▶ [WORK REQUEST]
Of all the lines in the entries below, give again exactly those starting at the line containing "reviewers who advised" and ending at the line containing "Is a reading available on which *every lexicographer*", both ends included, and no others.

Stored items:
━━━━━━━━━━━━━━━━━━━━

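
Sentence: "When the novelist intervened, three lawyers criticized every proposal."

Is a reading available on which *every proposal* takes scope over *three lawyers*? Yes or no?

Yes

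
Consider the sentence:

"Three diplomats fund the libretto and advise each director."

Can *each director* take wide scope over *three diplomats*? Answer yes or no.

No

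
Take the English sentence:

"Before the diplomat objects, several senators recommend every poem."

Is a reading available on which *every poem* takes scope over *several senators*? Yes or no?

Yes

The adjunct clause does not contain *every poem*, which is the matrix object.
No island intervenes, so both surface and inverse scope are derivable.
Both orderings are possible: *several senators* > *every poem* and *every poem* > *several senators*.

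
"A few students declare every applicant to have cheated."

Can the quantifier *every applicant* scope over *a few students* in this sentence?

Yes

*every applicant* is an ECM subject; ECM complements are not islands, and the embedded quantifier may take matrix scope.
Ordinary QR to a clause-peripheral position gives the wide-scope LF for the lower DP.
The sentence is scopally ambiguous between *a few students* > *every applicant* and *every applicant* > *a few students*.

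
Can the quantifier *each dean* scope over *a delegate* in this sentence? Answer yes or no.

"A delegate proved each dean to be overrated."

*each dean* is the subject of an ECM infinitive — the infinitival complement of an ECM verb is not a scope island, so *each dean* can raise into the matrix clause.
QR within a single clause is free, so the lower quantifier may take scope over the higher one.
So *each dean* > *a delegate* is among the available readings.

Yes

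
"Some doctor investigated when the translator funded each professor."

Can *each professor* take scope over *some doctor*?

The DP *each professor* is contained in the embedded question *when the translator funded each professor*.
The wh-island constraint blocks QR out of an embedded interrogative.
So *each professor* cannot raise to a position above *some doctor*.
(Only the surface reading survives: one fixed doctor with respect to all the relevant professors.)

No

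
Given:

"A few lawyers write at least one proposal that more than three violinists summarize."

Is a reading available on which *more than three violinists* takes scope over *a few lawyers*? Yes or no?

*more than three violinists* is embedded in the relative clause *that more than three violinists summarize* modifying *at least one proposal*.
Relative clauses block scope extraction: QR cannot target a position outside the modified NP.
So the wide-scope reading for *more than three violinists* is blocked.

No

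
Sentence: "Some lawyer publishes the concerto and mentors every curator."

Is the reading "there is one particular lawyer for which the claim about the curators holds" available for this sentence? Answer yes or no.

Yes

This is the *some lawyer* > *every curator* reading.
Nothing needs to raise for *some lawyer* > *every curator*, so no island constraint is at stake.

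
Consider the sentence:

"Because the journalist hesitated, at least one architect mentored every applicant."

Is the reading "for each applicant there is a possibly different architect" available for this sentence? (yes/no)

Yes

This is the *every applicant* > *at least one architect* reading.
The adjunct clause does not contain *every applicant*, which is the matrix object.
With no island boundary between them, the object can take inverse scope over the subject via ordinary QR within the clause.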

━━━━━━━━━━━━━━━━━━━━

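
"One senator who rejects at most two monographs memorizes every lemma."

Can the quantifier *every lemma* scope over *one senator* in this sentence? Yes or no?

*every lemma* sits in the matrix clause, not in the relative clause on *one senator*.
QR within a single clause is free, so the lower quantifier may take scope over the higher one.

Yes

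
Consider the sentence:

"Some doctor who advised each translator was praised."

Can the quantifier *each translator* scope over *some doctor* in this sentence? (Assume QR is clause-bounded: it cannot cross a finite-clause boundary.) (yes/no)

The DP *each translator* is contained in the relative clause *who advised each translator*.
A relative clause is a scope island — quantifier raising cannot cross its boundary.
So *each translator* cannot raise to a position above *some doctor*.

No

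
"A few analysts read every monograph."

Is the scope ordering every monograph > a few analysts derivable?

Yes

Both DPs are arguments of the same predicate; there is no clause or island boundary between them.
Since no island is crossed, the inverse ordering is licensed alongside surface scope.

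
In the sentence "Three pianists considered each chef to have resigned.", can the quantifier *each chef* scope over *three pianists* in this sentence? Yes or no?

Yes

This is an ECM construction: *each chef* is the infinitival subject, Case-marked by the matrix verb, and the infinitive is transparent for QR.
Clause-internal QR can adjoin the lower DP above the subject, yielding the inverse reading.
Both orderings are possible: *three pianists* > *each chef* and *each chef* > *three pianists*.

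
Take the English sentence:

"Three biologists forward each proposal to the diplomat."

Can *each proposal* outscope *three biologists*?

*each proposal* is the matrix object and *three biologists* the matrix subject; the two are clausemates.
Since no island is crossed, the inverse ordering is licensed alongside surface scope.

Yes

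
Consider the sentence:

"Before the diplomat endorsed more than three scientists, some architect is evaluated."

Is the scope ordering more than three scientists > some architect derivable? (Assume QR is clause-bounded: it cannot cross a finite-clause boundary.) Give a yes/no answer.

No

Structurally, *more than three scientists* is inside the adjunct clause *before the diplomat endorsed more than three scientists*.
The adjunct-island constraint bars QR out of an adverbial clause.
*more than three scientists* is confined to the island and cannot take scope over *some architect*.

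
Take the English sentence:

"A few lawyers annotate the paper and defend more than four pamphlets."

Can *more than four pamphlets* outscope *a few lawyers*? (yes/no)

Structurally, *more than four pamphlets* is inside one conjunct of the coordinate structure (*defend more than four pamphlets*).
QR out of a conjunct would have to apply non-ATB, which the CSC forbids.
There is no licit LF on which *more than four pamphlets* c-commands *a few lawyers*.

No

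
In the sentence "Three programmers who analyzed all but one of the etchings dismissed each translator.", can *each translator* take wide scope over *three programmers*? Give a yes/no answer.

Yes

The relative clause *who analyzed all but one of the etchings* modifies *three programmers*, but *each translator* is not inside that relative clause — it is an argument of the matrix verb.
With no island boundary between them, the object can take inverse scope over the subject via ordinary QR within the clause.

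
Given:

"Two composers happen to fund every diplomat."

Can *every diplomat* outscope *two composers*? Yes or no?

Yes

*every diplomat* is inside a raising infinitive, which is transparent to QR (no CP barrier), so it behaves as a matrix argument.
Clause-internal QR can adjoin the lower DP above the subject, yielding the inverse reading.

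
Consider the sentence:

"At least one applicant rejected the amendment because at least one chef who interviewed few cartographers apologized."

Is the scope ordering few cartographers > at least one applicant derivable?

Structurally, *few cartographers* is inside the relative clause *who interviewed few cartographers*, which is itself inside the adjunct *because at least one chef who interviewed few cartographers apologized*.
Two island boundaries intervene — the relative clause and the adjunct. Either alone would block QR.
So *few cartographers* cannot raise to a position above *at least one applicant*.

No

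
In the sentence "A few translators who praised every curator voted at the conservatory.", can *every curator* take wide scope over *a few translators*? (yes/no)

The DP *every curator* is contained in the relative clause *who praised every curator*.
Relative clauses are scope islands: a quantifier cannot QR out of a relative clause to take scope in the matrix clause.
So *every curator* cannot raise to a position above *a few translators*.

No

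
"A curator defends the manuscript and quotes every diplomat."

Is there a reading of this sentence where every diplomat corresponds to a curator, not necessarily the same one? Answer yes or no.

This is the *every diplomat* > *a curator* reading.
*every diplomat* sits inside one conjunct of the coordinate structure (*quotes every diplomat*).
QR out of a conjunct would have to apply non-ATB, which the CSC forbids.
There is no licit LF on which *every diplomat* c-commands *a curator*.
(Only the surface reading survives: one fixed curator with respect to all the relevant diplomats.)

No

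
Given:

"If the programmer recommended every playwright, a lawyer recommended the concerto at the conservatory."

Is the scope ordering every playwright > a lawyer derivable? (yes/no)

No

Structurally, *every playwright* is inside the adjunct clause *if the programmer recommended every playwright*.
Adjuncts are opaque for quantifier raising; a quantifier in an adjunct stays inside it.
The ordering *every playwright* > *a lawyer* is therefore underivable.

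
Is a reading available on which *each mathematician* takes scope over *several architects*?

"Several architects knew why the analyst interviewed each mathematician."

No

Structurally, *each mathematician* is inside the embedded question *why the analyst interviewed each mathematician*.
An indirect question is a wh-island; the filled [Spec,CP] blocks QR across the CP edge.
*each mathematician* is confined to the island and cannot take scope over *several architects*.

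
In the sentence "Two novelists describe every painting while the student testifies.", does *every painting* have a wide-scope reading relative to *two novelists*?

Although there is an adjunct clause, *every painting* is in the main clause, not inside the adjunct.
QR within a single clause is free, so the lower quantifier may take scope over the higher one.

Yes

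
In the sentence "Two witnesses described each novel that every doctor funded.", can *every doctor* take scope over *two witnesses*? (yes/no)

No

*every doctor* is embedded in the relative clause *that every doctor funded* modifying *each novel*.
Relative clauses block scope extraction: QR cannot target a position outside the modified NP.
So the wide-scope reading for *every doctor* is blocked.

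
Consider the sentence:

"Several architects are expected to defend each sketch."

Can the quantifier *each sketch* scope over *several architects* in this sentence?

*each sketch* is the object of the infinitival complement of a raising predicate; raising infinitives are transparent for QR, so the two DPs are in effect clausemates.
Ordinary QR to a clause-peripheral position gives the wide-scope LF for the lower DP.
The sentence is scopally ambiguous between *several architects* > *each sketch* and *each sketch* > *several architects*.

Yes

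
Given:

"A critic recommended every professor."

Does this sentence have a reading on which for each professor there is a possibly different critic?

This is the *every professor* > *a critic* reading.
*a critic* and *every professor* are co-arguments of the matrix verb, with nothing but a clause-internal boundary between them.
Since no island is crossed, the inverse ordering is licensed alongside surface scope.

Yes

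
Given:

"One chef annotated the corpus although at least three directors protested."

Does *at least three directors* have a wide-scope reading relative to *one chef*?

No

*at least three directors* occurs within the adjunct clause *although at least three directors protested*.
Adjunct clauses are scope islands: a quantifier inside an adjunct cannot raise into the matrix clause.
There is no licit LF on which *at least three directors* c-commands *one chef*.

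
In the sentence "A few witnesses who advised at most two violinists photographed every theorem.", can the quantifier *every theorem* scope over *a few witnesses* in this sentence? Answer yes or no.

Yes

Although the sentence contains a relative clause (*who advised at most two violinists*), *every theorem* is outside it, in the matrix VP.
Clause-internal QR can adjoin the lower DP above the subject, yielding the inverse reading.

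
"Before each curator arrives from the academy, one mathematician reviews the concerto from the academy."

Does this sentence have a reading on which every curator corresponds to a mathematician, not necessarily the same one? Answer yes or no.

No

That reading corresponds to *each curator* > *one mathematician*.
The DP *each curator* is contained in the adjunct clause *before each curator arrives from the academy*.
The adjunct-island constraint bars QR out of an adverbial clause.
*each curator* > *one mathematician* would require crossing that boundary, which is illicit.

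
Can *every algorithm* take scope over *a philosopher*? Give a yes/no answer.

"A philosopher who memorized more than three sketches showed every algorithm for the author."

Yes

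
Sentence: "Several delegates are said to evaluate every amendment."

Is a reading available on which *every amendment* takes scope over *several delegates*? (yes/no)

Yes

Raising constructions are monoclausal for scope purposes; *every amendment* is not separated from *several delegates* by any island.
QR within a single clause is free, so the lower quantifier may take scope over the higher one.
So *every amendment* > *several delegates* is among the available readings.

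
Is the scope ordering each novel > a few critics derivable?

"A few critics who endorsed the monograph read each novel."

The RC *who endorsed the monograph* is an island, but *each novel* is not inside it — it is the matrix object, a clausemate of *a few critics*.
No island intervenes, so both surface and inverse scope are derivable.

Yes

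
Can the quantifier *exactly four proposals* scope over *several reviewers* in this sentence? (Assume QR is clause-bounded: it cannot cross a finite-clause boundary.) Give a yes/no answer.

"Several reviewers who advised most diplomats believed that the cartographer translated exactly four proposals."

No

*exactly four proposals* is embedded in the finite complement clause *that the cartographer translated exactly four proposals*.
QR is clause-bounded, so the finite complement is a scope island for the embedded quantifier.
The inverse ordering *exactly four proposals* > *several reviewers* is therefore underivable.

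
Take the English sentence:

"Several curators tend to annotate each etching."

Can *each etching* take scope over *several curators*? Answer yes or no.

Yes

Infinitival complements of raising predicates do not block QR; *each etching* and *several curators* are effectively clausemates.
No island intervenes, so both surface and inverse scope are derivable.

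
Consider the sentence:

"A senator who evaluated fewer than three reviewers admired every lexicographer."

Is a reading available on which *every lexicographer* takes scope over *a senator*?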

━━━━━━━━━━━━━━━━━━━━

▶ [RESPONSE TO THIS EXERCISE]
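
"Several reviewers who advised most diplomats believed that the cartographer translated exactly four proposals."

No

*exactly four proposals* is embedded in the finite complement clause *that the cartographer translated exactly four proposals*.
QR is clause-bounded, so the finite complement is a scope island for the embedded quantifier.
The inverse ordering *exactly four proposals* > *several reviewers* is therefore underivable.

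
Take the English sentence:

"Several curators tend to annotate each etching."

Can *each etching* take scope over *several curators*? Answer yes or no.

Yes

Infinitival complements of raising predicates do not block QR; *each etching* and *several curators* are effectively clausemates.
No island intervenes, so both surface and inverse scope are derivable.

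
Consider the sentence:

"A senator who evaluated fewer than three reviewers admired every lexicographer."

Is a reading available on which *every lexicographer* takes scope over *a senator*?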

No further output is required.